> **Brief**:
Below are several entries. Transcribe exactly those lines that fall from the one with "6 \cdot 3 - 5$?" through the one with "Answer: $-104280$", end lines included.

> **The input**:
* * * * *
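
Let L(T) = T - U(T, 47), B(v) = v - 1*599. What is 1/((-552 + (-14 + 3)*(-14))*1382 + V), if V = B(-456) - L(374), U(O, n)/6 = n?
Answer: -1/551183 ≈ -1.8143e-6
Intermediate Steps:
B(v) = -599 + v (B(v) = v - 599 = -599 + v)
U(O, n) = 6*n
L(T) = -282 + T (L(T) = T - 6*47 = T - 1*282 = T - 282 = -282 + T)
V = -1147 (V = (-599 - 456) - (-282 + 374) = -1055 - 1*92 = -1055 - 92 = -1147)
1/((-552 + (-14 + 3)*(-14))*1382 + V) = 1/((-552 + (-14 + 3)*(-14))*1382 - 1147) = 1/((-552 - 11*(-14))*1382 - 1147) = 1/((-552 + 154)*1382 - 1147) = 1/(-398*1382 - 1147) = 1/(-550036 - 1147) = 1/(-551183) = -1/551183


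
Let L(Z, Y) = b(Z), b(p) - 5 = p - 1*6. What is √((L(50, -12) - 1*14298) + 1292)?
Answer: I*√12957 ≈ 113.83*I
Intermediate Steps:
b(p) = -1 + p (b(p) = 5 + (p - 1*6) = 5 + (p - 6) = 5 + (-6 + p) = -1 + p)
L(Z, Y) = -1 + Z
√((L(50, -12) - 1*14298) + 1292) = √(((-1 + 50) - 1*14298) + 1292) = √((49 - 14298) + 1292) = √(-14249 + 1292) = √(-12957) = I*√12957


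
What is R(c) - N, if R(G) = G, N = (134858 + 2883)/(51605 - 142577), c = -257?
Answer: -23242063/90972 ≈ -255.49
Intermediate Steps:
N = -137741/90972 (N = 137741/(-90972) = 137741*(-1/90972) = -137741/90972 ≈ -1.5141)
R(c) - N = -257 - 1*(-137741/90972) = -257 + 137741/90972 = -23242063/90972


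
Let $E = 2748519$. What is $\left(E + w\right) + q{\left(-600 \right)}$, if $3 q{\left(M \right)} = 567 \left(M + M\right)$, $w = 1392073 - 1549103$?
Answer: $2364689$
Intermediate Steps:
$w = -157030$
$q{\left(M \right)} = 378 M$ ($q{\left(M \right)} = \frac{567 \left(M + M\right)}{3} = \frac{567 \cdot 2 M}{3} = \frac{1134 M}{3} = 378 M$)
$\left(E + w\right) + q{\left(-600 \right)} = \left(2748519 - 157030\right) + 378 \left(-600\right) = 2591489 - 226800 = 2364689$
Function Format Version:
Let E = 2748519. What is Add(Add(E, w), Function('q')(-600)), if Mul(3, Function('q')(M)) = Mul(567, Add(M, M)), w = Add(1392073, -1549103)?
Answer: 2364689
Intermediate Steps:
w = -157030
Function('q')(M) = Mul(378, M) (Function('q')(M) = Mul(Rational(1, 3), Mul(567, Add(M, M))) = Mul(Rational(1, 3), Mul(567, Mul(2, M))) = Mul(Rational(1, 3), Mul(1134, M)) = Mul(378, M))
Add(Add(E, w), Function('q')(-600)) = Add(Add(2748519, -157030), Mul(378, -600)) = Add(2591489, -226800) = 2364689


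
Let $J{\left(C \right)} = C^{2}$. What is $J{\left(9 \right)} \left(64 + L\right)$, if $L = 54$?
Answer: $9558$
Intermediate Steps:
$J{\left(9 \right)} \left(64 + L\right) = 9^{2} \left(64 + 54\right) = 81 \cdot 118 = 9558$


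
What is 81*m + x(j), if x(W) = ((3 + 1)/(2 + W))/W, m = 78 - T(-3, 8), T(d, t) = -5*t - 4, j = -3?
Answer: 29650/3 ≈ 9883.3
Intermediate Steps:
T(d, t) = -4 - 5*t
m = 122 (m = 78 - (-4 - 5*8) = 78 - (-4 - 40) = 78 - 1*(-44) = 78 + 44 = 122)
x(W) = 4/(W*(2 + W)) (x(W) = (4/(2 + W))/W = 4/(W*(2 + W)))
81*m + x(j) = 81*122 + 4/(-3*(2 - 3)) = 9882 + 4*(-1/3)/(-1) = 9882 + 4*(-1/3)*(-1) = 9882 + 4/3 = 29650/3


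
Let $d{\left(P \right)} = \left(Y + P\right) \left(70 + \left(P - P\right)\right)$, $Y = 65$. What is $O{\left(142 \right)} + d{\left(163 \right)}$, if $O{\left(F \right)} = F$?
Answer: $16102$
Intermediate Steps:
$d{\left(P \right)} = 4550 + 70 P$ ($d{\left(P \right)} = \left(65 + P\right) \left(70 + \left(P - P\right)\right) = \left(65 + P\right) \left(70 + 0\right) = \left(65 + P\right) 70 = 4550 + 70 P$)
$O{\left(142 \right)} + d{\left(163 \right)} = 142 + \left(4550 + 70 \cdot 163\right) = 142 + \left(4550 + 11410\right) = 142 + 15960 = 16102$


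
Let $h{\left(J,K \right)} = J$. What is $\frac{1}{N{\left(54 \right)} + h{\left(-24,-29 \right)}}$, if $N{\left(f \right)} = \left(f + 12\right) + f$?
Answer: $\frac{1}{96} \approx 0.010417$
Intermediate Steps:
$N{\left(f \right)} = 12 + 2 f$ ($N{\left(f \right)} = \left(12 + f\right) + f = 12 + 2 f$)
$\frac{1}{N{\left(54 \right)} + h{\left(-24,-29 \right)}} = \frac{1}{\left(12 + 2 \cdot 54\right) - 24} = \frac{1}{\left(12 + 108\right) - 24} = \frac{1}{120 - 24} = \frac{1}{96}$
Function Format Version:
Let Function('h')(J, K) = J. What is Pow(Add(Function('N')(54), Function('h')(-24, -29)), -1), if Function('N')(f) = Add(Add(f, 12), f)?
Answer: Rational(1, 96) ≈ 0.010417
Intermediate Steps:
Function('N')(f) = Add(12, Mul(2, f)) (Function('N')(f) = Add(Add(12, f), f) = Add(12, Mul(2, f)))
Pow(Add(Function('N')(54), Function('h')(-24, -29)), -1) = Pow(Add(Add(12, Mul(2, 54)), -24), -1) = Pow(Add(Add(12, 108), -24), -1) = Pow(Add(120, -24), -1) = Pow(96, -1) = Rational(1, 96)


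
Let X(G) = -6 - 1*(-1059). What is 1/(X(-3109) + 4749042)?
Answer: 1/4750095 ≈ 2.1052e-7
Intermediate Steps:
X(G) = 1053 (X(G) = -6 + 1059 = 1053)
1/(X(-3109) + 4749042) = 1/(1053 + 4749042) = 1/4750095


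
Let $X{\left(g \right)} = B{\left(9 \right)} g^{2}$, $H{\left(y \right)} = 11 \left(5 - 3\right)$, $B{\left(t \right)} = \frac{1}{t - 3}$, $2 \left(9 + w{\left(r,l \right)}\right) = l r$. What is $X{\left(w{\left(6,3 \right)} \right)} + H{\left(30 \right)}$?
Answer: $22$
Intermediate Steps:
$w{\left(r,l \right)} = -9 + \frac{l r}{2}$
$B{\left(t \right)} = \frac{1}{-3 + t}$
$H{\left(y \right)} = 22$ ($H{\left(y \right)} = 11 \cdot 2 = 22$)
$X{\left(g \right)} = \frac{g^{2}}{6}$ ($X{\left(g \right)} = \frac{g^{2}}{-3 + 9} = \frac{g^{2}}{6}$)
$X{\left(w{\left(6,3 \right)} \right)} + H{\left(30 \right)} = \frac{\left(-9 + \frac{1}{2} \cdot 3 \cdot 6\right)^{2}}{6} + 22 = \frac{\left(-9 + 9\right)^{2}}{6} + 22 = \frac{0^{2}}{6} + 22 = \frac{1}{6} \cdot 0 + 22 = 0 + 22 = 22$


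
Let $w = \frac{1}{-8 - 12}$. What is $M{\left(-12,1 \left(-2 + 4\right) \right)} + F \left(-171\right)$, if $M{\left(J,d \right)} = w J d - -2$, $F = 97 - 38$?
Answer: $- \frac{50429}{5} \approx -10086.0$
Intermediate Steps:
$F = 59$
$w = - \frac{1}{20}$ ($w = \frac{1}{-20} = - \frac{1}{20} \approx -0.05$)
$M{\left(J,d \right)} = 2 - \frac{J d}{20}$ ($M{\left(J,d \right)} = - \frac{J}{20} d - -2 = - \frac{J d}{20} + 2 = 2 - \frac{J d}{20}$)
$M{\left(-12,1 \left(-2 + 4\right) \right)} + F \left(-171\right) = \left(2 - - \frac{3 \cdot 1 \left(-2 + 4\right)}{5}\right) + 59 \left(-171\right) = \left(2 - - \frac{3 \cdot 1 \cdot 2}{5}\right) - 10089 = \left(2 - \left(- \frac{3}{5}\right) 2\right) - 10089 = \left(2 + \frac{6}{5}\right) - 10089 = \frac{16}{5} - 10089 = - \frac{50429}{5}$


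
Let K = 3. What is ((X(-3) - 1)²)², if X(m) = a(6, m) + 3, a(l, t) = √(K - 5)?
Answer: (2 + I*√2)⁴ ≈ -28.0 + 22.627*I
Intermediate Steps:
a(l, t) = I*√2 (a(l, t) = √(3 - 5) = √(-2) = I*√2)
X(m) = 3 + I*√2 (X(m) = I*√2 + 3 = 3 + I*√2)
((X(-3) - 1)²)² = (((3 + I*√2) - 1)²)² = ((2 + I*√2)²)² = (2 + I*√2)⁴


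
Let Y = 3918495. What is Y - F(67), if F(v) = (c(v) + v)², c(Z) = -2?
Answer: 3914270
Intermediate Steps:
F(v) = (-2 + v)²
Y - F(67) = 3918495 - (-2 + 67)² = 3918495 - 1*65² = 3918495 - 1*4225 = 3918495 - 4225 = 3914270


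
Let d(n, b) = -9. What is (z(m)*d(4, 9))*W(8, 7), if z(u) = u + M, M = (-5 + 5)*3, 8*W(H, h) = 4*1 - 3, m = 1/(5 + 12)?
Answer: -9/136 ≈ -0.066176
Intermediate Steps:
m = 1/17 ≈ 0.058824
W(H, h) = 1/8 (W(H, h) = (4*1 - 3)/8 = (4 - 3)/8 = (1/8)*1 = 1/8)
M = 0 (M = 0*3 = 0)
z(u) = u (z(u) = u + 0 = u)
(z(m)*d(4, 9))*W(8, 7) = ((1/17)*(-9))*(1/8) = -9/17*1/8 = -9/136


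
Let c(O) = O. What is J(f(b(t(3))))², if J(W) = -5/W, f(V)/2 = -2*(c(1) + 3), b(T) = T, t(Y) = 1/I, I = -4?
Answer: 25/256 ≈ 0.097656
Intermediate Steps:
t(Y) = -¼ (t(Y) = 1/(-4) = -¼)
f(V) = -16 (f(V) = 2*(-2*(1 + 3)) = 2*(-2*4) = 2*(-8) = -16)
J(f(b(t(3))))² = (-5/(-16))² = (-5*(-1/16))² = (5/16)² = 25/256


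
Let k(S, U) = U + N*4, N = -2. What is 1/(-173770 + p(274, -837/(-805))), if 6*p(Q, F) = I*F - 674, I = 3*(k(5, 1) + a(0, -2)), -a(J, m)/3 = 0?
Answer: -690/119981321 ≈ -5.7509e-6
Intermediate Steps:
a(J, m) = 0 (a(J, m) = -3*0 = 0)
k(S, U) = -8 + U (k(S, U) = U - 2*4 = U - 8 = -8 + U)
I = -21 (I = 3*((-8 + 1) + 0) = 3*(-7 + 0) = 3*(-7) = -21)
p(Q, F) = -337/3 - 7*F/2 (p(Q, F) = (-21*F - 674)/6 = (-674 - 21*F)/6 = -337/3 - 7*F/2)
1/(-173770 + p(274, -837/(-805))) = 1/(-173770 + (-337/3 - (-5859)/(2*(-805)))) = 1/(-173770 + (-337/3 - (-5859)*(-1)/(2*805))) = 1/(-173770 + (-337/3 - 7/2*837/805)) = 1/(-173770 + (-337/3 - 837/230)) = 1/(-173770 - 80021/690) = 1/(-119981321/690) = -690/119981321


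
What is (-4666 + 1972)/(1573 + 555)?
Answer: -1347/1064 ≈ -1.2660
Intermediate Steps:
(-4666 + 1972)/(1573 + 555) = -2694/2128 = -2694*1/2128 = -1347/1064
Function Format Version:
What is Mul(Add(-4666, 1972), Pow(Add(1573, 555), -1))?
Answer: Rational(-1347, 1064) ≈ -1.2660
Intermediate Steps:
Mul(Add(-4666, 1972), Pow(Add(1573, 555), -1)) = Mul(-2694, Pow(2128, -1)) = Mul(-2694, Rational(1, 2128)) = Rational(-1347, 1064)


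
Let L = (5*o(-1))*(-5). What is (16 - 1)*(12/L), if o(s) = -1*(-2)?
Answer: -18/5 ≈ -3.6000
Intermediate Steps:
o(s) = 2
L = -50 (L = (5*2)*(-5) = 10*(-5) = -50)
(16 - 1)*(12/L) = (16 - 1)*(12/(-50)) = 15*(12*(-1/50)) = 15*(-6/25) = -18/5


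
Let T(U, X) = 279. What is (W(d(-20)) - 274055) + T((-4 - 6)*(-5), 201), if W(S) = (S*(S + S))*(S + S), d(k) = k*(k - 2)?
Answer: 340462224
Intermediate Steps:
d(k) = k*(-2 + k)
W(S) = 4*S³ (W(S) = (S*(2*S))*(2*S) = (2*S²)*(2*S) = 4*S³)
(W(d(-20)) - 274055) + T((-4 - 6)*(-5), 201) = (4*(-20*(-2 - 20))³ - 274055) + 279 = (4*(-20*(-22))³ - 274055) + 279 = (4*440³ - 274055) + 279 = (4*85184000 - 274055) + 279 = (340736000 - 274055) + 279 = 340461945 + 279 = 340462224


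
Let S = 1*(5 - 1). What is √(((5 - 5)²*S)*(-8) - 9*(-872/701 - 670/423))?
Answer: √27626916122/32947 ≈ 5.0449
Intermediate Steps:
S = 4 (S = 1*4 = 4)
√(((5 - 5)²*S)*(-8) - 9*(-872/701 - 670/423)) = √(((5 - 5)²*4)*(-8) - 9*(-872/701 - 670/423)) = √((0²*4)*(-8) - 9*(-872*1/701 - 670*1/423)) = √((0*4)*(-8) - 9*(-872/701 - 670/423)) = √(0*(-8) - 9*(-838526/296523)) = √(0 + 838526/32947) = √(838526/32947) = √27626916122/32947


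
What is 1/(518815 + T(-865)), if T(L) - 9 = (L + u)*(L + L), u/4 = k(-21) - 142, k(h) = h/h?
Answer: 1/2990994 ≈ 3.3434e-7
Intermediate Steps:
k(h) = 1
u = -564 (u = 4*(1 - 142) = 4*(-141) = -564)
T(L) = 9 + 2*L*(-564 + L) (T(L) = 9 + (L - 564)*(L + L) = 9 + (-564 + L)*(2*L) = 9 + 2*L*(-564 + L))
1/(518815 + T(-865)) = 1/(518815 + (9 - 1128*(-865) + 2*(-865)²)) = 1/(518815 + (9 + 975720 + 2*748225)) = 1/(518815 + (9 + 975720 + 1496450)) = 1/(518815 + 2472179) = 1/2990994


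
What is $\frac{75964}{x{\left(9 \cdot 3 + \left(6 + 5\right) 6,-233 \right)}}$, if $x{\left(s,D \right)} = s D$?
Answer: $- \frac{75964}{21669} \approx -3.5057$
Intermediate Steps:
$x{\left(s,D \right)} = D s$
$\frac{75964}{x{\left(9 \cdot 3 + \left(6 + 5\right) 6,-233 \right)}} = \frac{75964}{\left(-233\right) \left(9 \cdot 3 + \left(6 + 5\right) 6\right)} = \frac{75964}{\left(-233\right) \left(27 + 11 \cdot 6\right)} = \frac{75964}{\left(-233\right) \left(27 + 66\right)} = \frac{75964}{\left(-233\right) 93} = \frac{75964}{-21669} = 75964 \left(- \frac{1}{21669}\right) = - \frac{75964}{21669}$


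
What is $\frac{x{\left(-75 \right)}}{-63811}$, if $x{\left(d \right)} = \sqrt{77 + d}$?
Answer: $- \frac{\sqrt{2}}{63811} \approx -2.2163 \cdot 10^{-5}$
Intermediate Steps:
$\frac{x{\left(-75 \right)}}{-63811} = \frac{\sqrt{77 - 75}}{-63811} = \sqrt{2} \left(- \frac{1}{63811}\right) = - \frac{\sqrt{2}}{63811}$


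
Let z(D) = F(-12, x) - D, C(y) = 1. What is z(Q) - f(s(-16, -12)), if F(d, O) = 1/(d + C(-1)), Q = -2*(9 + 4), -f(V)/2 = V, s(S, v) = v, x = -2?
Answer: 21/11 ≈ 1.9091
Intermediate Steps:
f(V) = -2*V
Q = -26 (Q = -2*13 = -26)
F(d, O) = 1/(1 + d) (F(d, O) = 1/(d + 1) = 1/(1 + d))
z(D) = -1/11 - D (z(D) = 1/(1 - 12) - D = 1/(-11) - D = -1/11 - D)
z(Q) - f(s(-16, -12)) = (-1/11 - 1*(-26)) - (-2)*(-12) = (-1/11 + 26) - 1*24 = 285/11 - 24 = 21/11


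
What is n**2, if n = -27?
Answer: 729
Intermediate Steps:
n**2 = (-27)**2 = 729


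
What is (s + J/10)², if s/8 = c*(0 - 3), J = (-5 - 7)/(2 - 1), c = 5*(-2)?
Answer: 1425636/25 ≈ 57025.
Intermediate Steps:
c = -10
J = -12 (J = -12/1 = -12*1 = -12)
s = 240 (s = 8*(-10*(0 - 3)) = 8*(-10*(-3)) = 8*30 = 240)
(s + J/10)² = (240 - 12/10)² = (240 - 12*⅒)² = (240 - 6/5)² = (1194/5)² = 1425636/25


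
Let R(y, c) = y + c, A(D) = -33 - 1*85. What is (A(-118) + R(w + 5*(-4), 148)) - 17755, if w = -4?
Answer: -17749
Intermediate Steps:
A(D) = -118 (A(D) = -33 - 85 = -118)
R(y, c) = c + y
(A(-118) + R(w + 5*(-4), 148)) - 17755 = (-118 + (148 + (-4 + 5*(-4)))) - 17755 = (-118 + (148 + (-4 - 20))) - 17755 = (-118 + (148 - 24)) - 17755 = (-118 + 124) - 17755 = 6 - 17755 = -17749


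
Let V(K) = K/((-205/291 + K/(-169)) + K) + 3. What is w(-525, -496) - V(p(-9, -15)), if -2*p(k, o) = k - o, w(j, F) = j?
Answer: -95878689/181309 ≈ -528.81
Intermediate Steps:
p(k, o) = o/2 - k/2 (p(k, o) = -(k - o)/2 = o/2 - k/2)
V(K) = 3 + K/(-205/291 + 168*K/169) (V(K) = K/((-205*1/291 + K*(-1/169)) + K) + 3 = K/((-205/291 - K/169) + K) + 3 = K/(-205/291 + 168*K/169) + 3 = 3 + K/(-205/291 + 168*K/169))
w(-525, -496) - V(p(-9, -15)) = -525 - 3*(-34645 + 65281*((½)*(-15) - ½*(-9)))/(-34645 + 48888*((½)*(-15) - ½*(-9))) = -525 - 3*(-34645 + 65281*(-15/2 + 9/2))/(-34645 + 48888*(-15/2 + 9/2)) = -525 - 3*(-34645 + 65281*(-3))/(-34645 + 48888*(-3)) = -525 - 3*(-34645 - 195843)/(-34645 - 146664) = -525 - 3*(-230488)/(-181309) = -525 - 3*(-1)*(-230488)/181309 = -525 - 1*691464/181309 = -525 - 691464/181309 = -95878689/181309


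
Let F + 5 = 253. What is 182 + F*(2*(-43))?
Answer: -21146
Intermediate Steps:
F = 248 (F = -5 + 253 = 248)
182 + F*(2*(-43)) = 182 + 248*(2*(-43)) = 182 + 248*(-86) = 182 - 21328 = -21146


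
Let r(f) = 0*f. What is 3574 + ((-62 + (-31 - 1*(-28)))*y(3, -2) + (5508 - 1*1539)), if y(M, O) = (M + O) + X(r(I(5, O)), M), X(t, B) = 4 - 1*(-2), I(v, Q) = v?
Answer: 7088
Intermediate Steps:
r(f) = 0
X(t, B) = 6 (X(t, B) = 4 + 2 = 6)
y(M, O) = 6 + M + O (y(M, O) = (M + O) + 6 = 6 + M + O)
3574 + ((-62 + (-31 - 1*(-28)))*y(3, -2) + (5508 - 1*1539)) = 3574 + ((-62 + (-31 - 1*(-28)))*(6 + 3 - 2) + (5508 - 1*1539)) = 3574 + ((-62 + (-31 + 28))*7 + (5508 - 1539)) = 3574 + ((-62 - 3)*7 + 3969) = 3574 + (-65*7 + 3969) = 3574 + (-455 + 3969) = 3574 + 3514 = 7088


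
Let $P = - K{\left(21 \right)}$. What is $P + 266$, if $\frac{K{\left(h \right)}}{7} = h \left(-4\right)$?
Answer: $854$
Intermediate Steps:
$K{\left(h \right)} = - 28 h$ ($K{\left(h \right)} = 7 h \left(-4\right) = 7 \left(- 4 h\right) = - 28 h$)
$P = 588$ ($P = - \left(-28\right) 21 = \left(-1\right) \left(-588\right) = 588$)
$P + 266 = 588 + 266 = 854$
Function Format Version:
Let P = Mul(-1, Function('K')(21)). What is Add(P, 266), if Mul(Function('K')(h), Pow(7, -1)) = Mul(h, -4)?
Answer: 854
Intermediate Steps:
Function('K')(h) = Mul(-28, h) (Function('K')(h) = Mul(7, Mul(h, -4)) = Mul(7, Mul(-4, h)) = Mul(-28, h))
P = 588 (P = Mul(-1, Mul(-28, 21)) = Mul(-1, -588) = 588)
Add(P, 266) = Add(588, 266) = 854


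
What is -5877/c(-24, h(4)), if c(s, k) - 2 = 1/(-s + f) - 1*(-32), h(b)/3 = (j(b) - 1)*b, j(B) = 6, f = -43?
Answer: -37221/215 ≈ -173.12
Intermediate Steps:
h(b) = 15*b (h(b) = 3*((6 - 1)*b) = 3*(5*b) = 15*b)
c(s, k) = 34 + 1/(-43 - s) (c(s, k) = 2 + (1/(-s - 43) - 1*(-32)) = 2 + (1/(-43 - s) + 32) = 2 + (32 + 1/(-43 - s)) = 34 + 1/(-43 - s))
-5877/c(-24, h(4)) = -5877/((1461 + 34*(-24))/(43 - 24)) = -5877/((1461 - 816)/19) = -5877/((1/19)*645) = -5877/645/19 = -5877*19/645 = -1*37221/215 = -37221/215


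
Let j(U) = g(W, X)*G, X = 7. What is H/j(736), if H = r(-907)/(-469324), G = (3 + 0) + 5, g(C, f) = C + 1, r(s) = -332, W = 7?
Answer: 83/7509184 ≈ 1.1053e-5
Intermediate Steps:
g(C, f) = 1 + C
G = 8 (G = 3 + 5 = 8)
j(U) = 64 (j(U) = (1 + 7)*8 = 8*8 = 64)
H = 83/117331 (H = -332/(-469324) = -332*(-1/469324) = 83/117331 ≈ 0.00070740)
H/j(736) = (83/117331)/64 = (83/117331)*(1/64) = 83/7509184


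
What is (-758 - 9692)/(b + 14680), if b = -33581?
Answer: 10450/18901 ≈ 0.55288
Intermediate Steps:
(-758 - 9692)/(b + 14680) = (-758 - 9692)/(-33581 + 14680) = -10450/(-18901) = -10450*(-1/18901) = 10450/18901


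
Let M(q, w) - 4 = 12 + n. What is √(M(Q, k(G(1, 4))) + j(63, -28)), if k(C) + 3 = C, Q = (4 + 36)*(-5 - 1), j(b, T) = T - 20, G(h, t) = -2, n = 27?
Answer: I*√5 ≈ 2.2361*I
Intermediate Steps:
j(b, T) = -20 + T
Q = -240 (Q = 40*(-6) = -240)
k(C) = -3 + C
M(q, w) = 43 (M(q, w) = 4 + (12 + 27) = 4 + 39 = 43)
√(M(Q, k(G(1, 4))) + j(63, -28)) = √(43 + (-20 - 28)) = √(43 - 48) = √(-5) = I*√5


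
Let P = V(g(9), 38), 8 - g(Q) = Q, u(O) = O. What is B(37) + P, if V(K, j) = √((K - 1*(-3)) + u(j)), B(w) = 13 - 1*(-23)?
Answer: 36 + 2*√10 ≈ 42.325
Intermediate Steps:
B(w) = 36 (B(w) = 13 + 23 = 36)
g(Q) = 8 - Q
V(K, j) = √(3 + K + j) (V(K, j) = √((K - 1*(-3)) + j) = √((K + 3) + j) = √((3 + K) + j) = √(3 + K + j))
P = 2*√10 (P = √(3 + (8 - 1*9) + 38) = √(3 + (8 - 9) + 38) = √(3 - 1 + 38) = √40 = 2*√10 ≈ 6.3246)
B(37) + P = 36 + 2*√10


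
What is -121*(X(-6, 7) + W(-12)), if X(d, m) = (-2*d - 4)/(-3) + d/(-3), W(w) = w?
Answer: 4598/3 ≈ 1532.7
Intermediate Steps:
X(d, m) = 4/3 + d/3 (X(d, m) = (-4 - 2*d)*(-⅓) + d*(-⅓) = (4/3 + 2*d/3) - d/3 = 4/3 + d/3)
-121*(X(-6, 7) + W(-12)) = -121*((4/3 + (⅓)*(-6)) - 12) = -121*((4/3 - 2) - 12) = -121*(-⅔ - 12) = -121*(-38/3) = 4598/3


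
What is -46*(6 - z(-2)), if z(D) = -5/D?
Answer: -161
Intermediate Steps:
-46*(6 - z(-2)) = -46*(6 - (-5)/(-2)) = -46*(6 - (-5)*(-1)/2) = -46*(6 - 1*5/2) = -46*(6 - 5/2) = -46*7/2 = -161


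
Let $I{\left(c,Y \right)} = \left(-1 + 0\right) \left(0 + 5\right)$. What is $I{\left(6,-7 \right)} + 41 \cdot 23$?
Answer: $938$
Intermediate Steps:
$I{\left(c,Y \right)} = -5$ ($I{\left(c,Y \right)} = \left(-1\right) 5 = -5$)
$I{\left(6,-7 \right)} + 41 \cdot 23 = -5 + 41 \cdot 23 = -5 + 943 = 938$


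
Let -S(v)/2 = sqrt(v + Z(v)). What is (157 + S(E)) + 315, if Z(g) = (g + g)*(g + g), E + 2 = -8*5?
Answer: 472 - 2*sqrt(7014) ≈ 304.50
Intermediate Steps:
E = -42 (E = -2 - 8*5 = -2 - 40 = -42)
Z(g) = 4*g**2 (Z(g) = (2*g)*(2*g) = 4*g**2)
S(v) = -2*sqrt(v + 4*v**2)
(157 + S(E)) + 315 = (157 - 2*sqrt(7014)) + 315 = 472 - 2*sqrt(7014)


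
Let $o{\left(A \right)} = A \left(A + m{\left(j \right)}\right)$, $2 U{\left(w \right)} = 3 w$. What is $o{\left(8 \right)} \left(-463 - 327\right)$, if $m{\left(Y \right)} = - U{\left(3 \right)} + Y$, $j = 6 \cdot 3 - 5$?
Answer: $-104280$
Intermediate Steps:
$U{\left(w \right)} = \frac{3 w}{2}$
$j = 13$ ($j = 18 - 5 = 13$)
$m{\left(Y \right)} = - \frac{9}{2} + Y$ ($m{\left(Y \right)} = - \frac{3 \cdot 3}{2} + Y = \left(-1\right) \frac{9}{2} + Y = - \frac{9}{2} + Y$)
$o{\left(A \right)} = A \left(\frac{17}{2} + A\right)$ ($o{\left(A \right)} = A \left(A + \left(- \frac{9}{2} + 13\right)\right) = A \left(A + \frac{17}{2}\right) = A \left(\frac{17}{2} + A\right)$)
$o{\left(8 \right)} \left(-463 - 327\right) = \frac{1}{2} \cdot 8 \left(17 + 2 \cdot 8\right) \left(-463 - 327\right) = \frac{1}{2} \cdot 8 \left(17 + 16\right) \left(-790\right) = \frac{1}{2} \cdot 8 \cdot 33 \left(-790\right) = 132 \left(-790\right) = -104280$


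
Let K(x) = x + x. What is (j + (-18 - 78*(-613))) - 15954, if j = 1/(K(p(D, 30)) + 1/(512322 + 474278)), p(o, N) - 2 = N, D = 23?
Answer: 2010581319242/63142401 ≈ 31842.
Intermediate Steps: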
* * * * *
> **Output below**:
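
Let $o{\left(A \right)} = A \left(A + m{\left(j \right)}\right)$, $2 U{\left(w \right)} = 3 w$. What is $o{\left(8 \right)} \left(-463 - 327\right)$, if $m{\left(Y \right)} = - U{\left(3 \right)} + Y$, $j = 6 \cdot 3 - 5$?
Answer: $-104280$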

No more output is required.